▽

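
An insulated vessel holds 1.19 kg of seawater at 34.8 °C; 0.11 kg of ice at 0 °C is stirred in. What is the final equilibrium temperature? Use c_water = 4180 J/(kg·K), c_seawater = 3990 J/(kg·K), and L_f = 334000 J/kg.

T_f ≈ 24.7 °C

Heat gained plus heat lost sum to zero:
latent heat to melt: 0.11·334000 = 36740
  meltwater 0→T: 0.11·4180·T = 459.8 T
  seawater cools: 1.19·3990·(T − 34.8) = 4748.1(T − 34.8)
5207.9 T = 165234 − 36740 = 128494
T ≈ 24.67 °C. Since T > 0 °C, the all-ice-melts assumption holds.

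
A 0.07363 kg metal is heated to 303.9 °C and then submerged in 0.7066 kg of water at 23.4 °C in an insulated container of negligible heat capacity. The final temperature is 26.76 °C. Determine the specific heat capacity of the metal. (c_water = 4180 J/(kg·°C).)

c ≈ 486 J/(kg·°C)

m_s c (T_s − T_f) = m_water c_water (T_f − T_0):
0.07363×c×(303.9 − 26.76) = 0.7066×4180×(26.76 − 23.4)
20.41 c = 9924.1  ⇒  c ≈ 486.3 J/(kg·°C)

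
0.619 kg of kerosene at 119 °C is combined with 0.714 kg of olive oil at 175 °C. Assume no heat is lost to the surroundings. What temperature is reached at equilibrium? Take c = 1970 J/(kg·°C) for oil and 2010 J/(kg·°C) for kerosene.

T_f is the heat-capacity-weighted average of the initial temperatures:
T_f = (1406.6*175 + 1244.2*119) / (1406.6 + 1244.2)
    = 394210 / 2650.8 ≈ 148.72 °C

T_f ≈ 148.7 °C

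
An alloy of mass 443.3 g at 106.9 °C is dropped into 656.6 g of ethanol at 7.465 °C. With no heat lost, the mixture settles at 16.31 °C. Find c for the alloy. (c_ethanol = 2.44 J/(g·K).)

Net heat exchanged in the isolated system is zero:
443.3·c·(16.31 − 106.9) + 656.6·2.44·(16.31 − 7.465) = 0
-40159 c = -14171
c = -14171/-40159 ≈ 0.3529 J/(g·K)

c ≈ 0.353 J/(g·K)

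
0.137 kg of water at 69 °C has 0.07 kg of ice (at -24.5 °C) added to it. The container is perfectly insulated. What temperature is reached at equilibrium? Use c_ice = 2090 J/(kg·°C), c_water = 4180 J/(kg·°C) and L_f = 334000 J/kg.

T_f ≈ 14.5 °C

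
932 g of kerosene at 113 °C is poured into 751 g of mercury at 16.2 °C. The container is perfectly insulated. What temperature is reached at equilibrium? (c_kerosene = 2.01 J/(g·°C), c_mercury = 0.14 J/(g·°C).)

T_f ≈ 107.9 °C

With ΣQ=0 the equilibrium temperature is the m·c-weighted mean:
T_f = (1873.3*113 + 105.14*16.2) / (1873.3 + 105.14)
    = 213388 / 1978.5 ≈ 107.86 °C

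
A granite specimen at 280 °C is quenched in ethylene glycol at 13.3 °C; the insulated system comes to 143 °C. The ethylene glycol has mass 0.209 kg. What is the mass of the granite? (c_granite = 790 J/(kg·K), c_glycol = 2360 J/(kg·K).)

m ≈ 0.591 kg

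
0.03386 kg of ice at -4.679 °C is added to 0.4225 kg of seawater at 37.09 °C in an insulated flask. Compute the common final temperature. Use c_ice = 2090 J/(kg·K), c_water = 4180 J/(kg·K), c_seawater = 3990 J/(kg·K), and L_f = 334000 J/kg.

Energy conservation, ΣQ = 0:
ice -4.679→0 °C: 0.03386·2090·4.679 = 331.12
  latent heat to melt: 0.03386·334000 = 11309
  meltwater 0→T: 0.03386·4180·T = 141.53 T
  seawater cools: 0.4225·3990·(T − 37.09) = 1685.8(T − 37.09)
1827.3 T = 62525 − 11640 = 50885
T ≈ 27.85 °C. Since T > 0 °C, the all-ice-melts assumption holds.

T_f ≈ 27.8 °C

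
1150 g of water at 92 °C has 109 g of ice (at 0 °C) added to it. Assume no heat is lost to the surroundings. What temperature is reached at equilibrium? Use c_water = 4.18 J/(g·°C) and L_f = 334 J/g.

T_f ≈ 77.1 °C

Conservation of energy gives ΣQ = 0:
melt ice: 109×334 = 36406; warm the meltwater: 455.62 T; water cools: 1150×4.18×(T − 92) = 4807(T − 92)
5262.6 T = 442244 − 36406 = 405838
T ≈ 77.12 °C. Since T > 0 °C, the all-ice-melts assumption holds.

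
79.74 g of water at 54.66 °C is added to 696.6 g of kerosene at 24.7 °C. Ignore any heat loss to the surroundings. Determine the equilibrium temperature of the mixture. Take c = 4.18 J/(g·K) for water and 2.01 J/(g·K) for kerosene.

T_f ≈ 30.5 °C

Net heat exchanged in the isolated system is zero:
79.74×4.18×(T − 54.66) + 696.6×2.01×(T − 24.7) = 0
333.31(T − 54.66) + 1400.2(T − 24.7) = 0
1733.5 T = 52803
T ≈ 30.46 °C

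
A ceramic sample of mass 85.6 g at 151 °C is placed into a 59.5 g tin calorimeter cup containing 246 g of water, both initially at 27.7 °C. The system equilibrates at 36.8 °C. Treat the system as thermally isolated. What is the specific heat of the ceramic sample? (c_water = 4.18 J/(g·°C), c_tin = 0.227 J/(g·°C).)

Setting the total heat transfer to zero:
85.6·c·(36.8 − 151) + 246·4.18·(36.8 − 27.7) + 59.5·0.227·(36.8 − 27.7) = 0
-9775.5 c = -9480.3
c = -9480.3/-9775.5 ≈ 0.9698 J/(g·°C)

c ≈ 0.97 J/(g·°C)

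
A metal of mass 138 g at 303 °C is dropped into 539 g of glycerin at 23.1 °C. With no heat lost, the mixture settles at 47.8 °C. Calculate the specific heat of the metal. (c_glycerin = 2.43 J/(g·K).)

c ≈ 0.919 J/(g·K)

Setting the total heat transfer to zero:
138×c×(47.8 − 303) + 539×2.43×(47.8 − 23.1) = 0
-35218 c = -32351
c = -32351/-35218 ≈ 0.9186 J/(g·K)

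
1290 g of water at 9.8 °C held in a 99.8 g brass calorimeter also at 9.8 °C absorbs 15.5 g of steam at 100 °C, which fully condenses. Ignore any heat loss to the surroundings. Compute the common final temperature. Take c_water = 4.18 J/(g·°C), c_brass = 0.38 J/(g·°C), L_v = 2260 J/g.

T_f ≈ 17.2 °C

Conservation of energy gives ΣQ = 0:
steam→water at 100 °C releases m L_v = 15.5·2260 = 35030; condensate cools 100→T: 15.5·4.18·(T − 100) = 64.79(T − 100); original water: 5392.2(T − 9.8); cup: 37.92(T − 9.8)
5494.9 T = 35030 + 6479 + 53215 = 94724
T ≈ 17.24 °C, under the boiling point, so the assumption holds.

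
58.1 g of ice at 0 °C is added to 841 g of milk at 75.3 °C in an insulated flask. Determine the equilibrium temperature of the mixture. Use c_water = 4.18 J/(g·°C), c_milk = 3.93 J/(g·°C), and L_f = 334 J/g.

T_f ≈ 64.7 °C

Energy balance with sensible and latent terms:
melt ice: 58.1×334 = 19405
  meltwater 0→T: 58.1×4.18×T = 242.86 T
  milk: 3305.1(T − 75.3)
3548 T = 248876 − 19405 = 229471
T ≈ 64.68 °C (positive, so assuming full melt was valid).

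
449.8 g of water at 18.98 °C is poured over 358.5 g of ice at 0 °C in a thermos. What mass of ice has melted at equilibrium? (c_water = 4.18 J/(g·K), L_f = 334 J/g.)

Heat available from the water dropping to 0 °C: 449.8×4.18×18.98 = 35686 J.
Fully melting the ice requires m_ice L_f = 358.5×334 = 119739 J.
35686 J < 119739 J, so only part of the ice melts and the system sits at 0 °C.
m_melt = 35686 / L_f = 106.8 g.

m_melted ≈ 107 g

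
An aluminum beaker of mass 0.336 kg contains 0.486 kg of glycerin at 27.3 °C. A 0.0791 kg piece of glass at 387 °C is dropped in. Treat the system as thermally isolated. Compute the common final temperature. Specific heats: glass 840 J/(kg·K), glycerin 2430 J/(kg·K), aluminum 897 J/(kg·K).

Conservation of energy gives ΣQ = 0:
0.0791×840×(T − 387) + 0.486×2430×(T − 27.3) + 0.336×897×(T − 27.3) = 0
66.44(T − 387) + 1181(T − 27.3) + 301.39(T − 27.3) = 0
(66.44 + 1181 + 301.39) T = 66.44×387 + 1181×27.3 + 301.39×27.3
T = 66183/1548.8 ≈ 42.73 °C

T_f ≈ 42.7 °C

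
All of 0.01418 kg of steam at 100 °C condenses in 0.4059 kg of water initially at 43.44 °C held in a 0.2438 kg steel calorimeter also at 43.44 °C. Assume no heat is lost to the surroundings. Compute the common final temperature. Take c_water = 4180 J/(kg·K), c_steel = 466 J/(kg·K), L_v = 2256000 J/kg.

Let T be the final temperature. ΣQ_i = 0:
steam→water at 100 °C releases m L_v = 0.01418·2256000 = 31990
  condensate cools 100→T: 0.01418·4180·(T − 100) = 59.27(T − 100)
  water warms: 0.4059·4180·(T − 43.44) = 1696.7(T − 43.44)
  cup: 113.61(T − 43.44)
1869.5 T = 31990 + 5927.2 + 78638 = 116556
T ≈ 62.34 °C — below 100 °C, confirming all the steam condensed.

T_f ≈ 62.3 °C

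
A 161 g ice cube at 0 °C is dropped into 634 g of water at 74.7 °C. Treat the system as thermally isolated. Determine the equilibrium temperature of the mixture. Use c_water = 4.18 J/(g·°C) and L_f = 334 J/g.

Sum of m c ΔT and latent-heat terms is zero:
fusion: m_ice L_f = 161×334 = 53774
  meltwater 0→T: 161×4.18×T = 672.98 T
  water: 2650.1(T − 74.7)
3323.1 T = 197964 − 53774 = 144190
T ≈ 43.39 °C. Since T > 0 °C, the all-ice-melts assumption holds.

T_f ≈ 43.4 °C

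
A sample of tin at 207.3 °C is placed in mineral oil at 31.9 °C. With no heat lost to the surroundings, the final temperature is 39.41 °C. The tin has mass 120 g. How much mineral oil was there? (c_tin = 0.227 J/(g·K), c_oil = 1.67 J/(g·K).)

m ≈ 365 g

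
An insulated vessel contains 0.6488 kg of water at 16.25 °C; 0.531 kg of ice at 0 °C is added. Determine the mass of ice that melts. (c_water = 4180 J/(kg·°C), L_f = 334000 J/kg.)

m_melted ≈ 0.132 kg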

△

### Work request
Restate the line containing "A 161 g ice" and every remaining line of the records word for word. Add nothing.

### Problem solution
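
A 161 g ice cube at 0 °C is dropped into 634 g of water at 74.7 °C. Treat the system as thermally isolated. Determine the equilibrium temperature of the mixture. Use c_water = 4.18 J/(g·°C) and L_f = 334 J/g.

Sum of m c ΔT and latent-heat terms is zero:
fusion: m_ice L_f = 161×334 = 53774
  meltwater 0→T: 161×4.18×T = 672.98 T
  water: 2650.1(T − 74.7)
3323.1 T = 197964 − 53774 = 144190
T ≈ 43.39 °C. Since T > 0 °C, the all-ice-melts assumption holds.

T_f ≈ 43.4 °C

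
A sample of tin at 207.3 °C is placed in mineral oil at 31.9 °C. With no heat lost to the surroundings, the final temperature is 39.41 °C. The tin has mass 120 g. How much mineral oil was there? (c_tin = 0.227 J/(g·K), c_oil = 1.67 J/(g·K).)

m ≈ 365 g

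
An insulated vessel contains 0.6488 kg of water at 16.25 °C; 0.531 kg of ice at 0 °C is added. Determine the mass of ice that melts. (c_water = 4180 J/(kg·°C), L_f = 334000 J/kg.)

m_melted ≈ 0.132 kg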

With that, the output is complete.